** Opening MATERIAL PROVIDED block **

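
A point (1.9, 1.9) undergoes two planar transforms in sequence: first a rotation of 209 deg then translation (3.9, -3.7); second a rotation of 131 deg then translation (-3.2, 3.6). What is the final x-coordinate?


After transform 1:
x1 = cos(209)*1.9 - sin(209)*1.9 + 3.9 = 3.1594
y1 = sin(209)*1.9 + cos(209)*1.9 + -3.7 = -6.2829
After transform 2:
x2 = cos(131)*3.1594 - sin(131)*-6.2829 + -3.2
= -0.531


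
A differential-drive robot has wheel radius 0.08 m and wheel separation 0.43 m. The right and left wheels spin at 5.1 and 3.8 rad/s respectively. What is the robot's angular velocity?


vR = r*wR = 0.08*5.1 = 0.408 m/s
vL = r*wL = 0.08*3.8 = 0.304 m/s
v = (vR+vL)/2 = 0.356 m/s
omega = (vR-vL)/L = 0.2419 rad/s
angular velocity = 0.2419 rad/s


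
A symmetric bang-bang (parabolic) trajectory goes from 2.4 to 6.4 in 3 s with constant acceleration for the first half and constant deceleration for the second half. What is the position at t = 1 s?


Symmetric rest-to-rest: each phase covers (pf-p0)/2 in time T/2. 0.5*a*(T/2)^2 = (pf-p0)/2 => a = 4*(pf-p0)/T^2
a = 4*(6.4-2.4)/3^2 = 1.7778
t = 1 is in the acceleration phase (t <= T/2).
p = p0 + 0.5*a*t^2 = 2.4 + 0.5*1.7778*1^2
= 3.2889


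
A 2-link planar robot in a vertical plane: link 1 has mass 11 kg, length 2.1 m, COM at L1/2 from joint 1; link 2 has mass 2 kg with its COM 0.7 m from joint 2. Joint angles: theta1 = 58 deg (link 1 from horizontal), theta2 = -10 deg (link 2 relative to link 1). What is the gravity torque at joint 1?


Horizontal distance from joint 1 to link-1 COM:
  x_c1 = (L1/2)*cos(t1) = 1.05 * 0.5299 = 0.5564 m
Horizontal distance from joint 1 to link-2 COM:
  x_c2 = L1*cos(t1) + Lc2*cos(t1+t2)
       = 2.1*0.5299 + 0.7*0.6691 = 1.5812 m
tau1 = m1*g*x_c1 + m2*g*x_c2
     = 11*9.81*0.5564 + 2*9.81*1.5812
     = 60.0428 + 31.0236
     = 91.0663 Nm


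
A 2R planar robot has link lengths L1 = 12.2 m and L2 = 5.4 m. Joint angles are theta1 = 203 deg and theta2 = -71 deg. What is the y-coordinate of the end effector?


Convert angles to radians: theta1 = 3.543, theta2 = -1.2392
y = L1*sin(theta1) + L2*sin(theta1+theta2)
y = -4.7669 + 4.013
y = -0.7539


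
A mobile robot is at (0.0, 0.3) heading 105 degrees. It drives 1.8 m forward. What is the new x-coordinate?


x_new = x0 + d*cos(theta)
= 0.0 + 1.8*cos(105)
= 0.0 + -0.4659
= -0.4659


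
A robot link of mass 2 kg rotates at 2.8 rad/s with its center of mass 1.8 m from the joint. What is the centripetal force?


F = m * omega^2 * r
= 2 * 2.8^2 * 1.8
= 2 * 7.84 * 1.8
= 28.224 N


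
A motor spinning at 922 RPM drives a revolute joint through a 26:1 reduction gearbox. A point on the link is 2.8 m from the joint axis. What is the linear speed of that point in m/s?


omega_motor = 922 * 2*pi/60 = 96.5516 rad/s
omega_joint = omega_motor / 26 = 3.7135 rad/s
v = omega_joint * r = 3.7135 * 2.8
= 10.3979 m/s


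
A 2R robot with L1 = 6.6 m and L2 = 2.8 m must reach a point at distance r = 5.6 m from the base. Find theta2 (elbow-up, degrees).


cos(theta2) = (r^2 - L1^2 - L2^2) / (2*L1*L2)
cos(theta2) = (31.36 - 43.56 - 7.84) / 36.96
cos(theta2) = -0.542208
theta2 = 122.8341 degrees


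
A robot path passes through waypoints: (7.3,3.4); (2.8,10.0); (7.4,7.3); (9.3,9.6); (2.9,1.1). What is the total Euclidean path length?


Segment lengths:
  seg1 = sqrt((-4.5)^2 + (6.6)^2) = 7.9881
  seg2 = sqrt((4.6)^2 + (-2.7)^2) = 5.3339
  seg3 = sqrt((1.9)^2 + (2.3)^2) = 2.9833
  seg4 = sqrt((-6.4)^2 + (-8.5)^2) = 10.64
Total = 26.9453


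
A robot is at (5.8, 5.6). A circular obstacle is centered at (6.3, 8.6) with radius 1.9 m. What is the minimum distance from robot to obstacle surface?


center_dist = sqrt((5.8-6.3)^2 + (5.6-8.6)^2)
= sqrt(0.25 + 9.0)
= 3.0414
min_dist = center_dist - radius = 3.0414 - 1.9 = 1.1414 m


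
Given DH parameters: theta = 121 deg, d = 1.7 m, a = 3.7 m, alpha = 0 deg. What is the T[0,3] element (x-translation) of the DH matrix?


T[0,3] = a * cos(theta)
= 3.7 * cos(121 deg)
= 3.7 * -0.515
= -1.9056


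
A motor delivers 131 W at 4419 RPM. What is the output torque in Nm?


omega = 4419 * 2*pi/60 = 462.7566 rad/s
tau = P / omega = 131 / 462.7566
= 0.2831 Nm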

** Closing MATERIAL PROVIDED block **

**PROBLEM DETAILS**:
Repeat each entry exactly as it was given.

**EXERCISE RESPONSE**:
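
A point (1.9, 1.9) undergoes two planar transforms in sequence: first a rotation of 209 deg then translation (3.9, -3.7); second a rotation of 131 deg then translation (-3.2, 3.6). What is the final x-coordinate?


After transform 1:
x1 = cos(209)*1.9 - sin(209)*1.9 + 3.9 = 3.1594
y1 = sin(209)*1.9 + cos(209)*1.9 + -3.7 = -6.2829
After transform 2:
x2 = cos(131)*3.1594 - sin(131)*-6.2829 + -3.2
= -0.531


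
A differential-drive robot has wheel radius 0.08 m and wheel separation 0.43 m. The right and left wheels spin at 5.1 and 3.8 rad/s respectively. What is the robot's angular velocity?


vR = r*wR = 0.08*5.1 = 0.408 m/s
vL = r*wL = 0.08*3.8 = 0.304 m/s
v = (vR+vL)/2 = 0.356 m/s
omega = (vR-vL)/L = 0.2419 rad/s
angular velocity = 0.2419 rad/s


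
A symmetric bang-bang (parabolic) trajectory goes from 2.4 to 6.4 in 3 s with constant acceleration for the first half and constant deceleration for the second half. What is the position at t = 1 s?


Symmetric rest-to-rest: each phase covers (pf-p0)/2 in time T/2. 0.5*a*(T/2)^2 = (pf-p0)/2 => a = 4*(pf-p0)/T^2
a = 4*(6.4-2.4)/3^2 = 1.7778
t = 1 is in the acceleration phase (t <= T/2).
p = p0 + 0.5*a*t^2 = 2.4 + 0.5*1.7778*1^2
= 3.2889


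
A 2-link planar robot in a vertical plane: link 1 has mass 11 kg, length 2.1 m, COM at L1/2 from joint 1; link 2 has mass 2 kg with its COM 0.7 m from joint 2. Joint angles: theta1 = 58 deg (link 1 from horizontal), theta2 = -10 deg (link 2 relative to link 1). What is the gravity torque at joint 1?


Horizontal distance from joint 1 to link-1 COM:
  x_c1 = (L1/2)*cos(t1) = 1.05 * 0.5299 = 0.5564 m
Horizontal distance from joint 1 to link-2 COM:
  x_c2 = L1*cos(t1) + Lc2*cos(t1+t2)
       = 2.1*0.5299 + 0.7*0.6691 = 1.5812 m
tau1 = m1*g*x_c1 + m2*g*x_c2
     = 11*9.81*0.5564 + 2*9.81*1.5812
     = 60.0428 + 31.0236
     = 91.0663 Nm


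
A 2R planar robot has link lengths L1 = 12.2 m and L2 = 5.4 m. Joint angles are theta1 = 203 deg and theta2 = -71 deg. What is the y-coordinate of the end effector?


Convert angles to radians: theta1 = 3.543, theta2 = -1.2392
y = L1*sin(theta1) + L2*sin(theta1+theta2)
y = -4.7669 + 4.013
y = -0.7539


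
A mobile robot is at (0.0, 0.3) heading 105 degrees. It drives 1.8 m forward. What is the new x-coordinate?


x_new = x0 + d*cos(theta)
= 0.0 + 1.8*cos(105)
= 0.0 + -0.4659
= -0.4659


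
A robot link of mass 2 kg rotates at 2.8 rad/s with its center of mass 1.8 m from the joint. What is the centripetal force?


F = m * omega^2 * r
= 2 * 2.8^2 * 1.8
= 2 * 7.84 * 1.8
= 28.224 N


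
A motor spinning at 922 RPM drives a revolute joint through a 26:1 reduction gearbox. A point on the link is 2.8 m from the joint axis. What is the linear speed of that point in m/s?


omega_motor = 922 * 2*pi/60 = 96.5516 rad/s
omega_joint = omega_motor / 26 = 3.7135 rad/s
v = omega_joint * r = 3.7135 * 2.8
= 10.3979 m/s


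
A 2R robot with L1 = 6.6 m and L2 = 2.8 m must reach a point at distance r = 5.6 m from the base. Find theta2 (elbow-up, degrees).


cos(theta2) = (r^2 - L1^2 - L2^2) / (2*L1*L2)
cos(theta2) = (31.36 - 43.56 - 7.84) / 36.96
cos(theta2) = -0.542208
theta2 = 122.8341 degrees


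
A robot path passes through waypoints: (7.3,3.4); (2.8,10.0); (7.4,7.3); (9.3,9.6); (2.9,1.1). What is the total Euclidean path length?


Segment lengths:
  seg1 = sqrt((-4.5)^2 + (6.6)^2) = 7.9881
  seg2 = sqrt((4.6)^2 + (-2.7)^2) = 5.3339
  seg3 = sqrt((1.9)^2 + (2.3)^2) = 2.9833
  seg4 = sqrt((-6.4)^2 + (-8.5)^2) = 10.64
Total = 26.9453


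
A robot is at (5.8, 5.6). A circular obstacle is centered at (6.3, 8.6) with radius 1.9 m. What is the minimum distance from robot to obstacle surface?


center_dist = sqrt((5.8-6.3)^2 + (5.6-8.6)^2)
= sqrt(0.25 + 9.0)
= 3.0414
min_dist = center_dist - radius = 3.0414 - 1.9 = 1.1414 m


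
Given DH parameters: theta = 121 deg, d = 1.7 m, a = 3.7 m, alpha = 0 deg. What is the T[0,3] element (x-translation) of the DH matrix?


T[0,3] = a * cos(theta)
= 3.7 * cos(121 deg)
= 3.7 * -0.515
= -1.9056


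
A motor delivers 131 W at 4419 RPM. What is the output torque in Nm?


omega = 4419 * 2*pi/60 = 462.7566 rad/s
tau = P / omega = 131 / 462.7566
= 0.2831 Nm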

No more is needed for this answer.